#### WHAT THE TASK ASKS
For this exercise, output the line holding "14 | 10 | 29 |" and all subsequent lines of the entries below, unchanged, up to and including the last.
★ ★ ★ ★ ★
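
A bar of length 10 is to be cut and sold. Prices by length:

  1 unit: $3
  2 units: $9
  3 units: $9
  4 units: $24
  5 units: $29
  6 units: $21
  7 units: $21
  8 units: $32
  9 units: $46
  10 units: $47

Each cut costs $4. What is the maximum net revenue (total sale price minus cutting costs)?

Consider every possible first cut. v[k] is the best of p[i]+v[k−i] over all sellable i≤k, charging 4 whenever i<k.
v[1] = 3
v[2] = 9
v[3] = 9
v[4] = 24
v[5] = 29
v[6] = 29  (first piece 2, then v[4]=24)
v[7] = 34  (first piece 2, then v[5]=29)
v[8] = 44  (first piece 4, then v[4]=24)
v[9] = 49  (first piece 4, then v[5]=29)
v[10] = 54  (first piece 5, then v[5]=29)
One optimal plan: pieces 5 + 5 (1 cut) → $58 − $4 = $54.

54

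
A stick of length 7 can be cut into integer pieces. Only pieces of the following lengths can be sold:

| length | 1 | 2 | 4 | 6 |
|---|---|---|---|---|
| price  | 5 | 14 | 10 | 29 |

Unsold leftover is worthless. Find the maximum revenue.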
★ ★ ★ ★ ★
#### TASK OUTPUT
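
| price  | 5 | 14 | 10 | 29 |

Unsold leftover is worthless. Find the maximum revenue.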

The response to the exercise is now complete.